Look below for the line that has "v1: boolean". Set down the lines from there through the line that has "v5: integer in [0..3]", exactly as written.
****************
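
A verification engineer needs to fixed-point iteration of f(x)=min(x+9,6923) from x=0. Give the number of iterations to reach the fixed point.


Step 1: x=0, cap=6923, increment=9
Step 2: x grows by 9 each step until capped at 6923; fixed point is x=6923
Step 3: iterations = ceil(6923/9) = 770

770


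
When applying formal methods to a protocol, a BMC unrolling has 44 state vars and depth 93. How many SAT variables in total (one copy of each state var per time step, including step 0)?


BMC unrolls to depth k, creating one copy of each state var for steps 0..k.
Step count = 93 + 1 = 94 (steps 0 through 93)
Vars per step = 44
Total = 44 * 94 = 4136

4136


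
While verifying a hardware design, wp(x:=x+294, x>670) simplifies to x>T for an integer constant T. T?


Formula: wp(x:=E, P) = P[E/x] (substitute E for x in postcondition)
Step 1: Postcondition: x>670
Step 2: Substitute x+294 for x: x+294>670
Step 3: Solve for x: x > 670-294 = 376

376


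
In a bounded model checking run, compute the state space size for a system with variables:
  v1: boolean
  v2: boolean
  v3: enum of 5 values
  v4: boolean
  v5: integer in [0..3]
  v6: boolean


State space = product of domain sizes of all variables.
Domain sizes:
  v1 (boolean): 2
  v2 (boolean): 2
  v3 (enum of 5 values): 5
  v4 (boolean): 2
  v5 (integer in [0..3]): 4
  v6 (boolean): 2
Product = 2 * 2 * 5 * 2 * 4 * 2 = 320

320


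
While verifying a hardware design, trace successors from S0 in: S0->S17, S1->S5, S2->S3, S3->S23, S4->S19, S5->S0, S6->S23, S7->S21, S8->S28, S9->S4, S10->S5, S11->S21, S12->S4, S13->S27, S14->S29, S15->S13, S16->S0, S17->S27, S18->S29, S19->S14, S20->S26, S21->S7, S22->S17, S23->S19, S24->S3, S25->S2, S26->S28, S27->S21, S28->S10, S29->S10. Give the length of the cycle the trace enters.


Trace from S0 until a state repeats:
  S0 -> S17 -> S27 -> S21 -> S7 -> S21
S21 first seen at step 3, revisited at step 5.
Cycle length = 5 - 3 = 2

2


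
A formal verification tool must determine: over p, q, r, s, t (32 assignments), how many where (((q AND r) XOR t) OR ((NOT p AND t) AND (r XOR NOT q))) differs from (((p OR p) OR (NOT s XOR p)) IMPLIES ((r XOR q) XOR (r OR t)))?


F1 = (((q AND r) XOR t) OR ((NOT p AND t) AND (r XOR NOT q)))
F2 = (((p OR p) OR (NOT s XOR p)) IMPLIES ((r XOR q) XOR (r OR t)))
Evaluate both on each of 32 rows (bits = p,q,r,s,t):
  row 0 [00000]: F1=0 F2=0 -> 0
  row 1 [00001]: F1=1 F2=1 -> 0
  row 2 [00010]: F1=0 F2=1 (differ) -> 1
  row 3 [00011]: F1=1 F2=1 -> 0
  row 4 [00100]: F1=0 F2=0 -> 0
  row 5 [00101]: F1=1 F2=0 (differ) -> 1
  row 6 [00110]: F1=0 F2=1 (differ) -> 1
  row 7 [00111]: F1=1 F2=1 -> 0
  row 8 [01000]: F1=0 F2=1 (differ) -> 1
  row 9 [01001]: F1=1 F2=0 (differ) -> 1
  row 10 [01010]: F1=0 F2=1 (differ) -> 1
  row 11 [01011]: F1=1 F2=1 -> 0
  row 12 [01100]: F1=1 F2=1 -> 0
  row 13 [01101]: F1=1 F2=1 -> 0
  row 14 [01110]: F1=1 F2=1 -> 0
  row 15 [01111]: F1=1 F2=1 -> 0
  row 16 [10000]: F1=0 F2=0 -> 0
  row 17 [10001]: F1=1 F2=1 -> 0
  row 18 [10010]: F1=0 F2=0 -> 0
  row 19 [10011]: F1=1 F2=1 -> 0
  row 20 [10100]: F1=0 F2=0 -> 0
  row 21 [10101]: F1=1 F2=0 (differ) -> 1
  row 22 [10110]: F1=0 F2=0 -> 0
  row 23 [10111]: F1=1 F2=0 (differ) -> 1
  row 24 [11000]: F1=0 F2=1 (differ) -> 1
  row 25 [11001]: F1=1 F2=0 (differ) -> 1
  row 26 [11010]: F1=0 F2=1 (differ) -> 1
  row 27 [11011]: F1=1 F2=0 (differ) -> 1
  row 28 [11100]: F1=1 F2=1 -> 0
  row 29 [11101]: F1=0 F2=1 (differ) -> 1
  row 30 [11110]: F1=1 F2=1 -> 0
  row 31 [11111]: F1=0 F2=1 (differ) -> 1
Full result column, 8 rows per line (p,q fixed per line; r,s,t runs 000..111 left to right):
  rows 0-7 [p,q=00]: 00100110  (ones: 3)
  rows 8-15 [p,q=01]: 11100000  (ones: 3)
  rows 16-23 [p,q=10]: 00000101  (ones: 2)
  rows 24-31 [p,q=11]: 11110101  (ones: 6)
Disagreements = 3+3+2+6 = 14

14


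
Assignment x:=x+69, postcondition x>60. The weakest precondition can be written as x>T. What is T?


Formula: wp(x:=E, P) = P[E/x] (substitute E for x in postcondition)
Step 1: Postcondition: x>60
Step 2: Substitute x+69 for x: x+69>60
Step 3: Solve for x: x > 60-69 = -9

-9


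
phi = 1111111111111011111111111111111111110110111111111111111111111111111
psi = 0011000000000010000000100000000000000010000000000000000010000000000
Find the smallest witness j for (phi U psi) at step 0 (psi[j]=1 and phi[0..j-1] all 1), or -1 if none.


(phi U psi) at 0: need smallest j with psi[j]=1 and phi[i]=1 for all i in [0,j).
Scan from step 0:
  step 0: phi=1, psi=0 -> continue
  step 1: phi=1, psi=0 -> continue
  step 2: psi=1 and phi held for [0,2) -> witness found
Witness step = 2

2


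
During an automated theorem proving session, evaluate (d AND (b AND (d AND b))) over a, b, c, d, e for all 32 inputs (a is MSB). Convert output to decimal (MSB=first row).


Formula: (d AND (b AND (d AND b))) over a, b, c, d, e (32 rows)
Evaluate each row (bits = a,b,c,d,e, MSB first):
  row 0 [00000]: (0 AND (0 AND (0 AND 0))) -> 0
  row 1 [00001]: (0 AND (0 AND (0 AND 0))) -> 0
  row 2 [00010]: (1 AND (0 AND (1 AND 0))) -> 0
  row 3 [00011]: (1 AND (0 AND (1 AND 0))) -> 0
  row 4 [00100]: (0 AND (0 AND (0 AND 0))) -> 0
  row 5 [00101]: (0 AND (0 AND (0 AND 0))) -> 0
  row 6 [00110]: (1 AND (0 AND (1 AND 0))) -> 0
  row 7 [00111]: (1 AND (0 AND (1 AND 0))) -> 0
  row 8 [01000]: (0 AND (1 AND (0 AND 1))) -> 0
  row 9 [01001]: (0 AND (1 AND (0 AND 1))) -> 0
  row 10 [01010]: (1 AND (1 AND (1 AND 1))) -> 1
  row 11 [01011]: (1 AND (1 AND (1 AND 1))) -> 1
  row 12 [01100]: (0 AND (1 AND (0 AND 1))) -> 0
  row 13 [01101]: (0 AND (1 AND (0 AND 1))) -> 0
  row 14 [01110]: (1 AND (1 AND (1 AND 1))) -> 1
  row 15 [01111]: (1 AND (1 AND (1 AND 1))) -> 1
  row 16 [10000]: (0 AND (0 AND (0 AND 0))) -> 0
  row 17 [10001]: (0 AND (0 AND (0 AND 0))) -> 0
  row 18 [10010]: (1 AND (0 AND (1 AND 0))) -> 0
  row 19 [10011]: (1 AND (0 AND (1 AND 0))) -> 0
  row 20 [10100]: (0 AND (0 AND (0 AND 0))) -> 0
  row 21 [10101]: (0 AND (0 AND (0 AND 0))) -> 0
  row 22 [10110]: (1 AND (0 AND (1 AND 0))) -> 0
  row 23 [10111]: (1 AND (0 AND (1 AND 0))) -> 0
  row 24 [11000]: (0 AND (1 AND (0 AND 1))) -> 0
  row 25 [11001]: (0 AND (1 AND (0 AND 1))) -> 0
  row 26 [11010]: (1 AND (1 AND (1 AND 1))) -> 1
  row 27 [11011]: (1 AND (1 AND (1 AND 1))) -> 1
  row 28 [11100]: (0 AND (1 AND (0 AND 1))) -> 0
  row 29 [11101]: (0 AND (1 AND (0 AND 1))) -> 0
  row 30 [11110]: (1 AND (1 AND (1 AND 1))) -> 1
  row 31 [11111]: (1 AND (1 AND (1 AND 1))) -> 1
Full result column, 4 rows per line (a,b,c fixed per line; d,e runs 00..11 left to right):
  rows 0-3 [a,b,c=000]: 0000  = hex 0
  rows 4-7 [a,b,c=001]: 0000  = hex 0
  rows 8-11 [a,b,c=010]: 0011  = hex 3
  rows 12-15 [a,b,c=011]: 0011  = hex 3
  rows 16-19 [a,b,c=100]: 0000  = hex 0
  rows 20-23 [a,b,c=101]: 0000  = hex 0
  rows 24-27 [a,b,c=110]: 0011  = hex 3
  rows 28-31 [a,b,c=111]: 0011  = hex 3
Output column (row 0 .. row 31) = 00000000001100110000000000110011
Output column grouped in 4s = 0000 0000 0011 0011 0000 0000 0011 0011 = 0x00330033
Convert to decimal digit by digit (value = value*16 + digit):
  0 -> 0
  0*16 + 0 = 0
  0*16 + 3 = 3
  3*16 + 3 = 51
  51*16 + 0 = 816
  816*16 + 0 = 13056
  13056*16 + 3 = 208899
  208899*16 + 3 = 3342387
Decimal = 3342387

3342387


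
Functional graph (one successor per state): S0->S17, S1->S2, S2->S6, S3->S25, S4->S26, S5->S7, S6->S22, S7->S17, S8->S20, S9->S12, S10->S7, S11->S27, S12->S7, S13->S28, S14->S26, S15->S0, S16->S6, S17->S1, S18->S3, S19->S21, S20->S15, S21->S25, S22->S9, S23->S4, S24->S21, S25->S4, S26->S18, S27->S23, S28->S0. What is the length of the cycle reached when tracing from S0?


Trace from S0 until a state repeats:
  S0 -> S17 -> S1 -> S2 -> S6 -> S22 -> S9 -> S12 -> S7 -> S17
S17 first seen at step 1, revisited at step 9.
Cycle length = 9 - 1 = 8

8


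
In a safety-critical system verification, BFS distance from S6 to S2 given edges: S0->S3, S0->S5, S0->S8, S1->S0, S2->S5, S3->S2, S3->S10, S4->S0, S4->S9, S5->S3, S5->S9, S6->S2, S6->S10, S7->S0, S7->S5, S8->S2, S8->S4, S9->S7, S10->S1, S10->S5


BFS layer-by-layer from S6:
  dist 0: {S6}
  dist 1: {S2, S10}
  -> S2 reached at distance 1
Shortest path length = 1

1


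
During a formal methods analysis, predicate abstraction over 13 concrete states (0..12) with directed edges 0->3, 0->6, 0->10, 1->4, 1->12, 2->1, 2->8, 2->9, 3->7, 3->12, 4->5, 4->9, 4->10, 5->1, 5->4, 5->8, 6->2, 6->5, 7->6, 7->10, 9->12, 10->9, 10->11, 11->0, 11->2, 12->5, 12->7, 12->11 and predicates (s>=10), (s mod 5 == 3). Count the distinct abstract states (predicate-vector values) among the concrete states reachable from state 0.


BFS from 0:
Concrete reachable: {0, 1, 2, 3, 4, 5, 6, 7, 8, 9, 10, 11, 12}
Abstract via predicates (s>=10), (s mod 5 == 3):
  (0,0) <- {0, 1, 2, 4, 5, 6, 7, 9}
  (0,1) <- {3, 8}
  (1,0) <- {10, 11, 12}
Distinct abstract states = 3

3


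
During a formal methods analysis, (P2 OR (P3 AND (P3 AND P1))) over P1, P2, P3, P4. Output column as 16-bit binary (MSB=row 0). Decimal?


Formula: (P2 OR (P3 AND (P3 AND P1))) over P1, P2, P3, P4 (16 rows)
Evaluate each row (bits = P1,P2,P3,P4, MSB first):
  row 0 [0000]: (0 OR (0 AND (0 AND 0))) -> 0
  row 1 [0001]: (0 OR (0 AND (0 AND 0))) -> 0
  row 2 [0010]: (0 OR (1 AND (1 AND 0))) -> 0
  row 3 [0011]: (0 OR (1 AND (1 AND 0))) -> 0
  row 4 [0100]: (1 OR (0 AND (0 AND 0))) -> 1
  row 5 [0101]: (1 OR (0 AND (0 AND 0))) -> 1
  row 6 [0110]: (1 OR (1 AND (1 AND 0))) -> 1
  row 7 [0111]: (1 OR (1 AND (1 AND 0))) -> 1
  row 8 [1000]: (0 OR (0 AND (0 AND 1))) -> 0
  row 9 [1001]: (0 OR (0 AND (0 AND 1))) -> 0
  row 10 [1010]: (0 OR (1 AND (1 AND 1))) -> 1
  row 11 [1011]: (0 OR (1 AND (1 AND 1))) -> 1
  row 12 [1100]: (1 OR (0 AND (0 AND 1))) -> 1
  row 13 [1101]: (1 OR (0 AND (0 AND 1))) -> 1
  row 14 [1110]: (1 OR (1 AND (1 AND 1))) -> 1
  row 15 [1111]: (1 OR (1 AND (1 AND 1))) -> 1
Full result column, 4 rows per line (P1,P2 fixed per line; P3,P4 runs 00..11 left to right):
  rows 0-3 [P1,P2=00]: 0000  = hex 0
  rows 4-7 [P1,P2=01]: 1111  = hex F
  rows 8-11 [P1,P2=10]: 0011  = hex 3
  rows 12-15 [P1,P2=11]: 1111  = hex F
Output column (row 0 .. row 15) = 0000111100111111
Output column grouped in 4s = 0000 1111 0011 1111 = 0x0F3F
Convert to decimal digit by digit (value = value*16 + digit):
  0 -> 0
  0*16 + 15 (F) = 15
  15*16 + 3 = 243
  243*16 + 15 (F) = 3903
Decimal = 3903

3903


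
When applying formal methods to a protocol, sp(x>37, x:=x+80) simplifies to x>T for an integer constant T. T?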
****************
## [Solved exercise]
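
  v1: boolean
  v2: boolean
  v3: enum of 5 values
  v4: boolean
  v5: integer in [0..3]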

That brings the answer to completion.